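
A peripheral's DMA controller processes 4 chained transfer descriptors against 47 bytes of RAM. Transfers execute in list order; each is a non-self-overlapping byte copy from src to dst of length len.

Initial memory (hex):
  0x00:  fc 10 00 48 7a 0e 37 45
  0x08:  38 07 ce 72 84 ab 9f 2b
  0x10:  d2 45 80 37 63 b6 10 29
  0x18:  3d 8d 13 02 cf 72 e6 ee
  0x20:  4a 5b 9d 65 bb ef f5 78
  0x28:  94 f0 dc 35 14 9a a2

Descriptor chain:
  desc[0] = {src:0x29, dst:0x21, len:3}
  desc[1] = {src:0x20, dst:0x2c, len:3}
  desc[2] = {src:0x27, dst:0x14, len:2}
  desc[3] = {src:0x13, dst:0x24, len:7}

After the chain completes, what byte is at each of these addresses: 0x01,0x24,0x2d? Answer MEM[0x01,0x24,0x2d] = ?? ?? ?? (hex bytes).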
========
* **Exercise objective**: All the material above should be copied word for word.

* **Result**:
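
A peripheral's DMA controller processes 4 chained transfer descriptors against 47 bytes of RAM. Transfers execute in list order; each is a non-self-overlapping byte copy from src to dst of length len.

Initial memory (hex):
  0x00:  fc 10 00 48 7a 0e 37 45
  0x08:  38 07 ce 72 84 ab 9f 2b
  0x10:  d2 45 80 37 63 b6 10 29
  0x18:  3d 8d 13 02 cf 72 e6 ee
  0x20:  4a 5b 9d 65 bb ef f5 78
  0x28:  94 f0 dc 35 14 9a a2

Descriptor chain:
  desc[0] = {src:0x29, dst:0x21, len:3}
  desc[1] = {src:0x20, dst:0x2c, len:3}
  desc[2] = {src:0x27, dst:0x14, len:2}
  desc[3] = {src:0x13, dst:0x24, len:7}

After the chain completes, what byte is at each of these addresses: 0x01,0x24,0x2d? Answer MEM[0x01,0x24,0x2d] = ?? ?? ?? (hex bytes).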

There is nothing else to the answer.